What is needed:
Would you repeat exactly the part of the listing below that runs from the line containing "The following jobs" down to the line containing "P6: arrival=10, burst=7", inclusive, and nothing else?

Input data:
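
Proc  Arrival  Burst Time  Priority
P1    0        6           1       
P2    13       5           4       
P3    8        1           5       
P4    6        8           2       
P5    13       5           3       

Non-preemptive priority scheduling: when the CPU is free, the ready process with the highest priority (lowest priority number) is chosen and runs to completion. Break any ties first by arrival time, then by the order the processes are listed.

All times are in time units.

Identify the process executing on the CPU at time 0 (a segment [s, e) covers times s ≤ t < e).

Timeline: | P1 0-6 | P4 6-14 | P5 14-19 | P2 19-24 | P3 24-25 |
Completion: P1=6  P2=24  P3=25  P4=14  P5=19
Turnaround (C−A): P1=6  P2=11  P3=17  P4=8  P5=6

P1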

==

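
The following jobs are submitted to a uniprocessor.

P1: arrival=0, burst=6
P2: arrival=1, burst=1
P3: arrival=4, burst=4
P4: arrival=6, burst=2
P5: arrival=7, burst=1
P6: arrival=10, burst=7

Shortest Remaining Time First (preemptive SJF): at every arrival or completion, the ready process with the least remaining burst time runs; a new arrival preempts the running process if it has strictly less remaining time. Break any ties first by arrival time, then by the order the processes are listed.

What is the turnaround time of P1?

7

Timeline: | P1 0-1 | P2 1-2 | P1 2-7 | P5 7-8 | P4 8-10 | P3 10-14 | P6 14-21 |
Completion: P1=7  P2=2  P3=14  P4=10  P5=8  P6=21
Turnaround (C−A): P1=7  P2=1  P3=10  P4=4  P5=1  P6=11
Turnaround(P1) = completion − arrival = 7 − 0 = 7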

Worked solution:
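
The following jobs are submitted to a uniprocessor.

P1: arrival=0, burst=6
P2: arrival=1, burst=1
P3: arrival=4, burst=4
P4: arrival=6, burst=2
P5: arrival=7, burst=1
P6: arrival=10, burst=7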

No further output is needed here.